_EXERCISE OBJECTIVE_:
Please copy every line with the string "number" from the entries below.

_DATA SHOWN_:
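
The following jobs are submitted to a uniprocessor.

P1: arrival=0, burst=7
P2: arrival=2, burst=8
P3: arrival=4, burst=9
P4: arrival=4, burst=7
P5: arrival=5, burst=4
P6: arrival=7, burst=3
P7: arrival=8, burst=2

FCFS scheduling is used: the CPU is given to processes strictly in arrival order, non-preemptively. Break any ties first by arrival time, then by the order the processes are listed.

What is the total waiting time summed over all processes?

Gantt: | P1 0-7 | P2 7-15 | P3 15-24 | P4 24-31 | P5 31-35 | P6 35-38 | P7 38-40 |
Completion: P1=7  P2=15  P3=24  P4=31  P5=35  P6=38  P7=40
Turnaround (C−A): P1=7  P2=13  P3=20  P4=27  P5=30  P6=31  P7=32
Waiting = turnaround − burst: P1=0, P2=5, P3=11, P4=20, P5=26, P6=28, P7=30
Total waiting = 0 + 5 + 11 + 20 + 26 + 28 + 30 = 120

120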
* * *
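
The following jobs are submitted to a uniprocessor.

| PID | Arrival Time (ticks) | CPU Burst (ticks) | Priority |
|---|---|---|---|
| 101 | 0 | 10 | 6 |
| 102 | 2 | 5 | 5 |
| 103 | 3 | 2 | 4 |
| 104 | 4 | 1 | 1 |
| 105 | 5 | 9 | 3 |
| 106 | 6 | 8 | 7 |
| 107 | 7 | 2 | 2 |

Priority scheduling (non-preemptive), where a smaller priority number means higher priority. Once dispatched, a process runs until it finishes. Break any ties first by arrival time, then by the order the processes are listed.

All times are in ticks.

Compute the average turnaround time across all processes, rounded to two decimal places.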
--
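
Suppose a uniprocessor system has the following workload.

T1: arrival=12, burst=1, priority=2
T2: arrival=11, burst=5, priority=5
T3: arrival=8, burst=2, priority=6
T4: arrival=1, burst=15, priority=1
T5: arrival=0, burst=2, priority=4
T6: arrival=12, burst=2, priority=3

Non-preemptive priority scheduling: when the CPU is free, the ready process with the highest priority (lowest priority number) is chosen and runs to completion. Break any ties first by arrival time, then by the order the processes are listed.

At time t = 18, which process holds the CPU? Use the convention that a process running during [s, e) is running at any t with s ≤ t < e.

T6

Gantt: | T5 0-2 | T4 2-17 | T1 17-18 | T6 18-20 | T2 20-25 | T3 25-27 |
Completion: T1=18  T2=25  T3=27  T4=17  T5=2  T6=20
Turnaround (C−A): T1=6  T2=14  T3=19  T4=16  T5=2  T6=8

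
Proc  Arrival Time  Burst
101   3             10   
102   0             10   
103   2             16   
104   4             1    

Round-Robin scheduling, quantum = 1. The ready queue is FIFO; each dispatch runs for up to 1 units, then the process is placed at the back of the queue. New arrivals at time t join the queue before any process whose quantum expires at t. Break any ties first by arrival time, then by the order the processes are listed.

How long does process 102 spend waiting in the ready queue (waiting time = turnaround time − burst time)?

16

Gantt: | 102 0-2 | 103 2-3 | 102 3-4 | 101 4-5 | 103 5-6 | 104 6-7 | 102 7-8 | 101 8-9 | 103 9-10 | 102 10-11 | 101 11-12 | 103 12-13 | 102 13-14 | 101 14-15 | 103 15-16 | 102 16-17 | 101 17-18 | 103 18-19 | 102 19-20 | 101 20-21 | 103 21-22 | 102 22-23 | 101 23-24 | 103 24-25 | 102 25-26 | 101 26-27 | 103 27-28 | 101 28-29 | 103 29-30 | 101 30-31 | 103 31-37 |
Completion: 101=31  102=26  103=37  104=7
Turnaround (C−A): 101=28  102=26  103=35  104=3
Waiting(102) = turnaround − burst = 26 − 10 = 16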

_COMPLETED TASK_:
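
Priority scheduling (non-preemptive), where a smaller priority number means higher priority. Once dispatched, a process runs until it finishes. Break any ties first by arrival time, then by the order the processes are listed.
Non-preemptive priority scheduling: when the CPU is free, the ready process with the highest priority (lowest priority number) is chosen and runs to completion. Break any ties first by arrival time, then by the order the processes are listed.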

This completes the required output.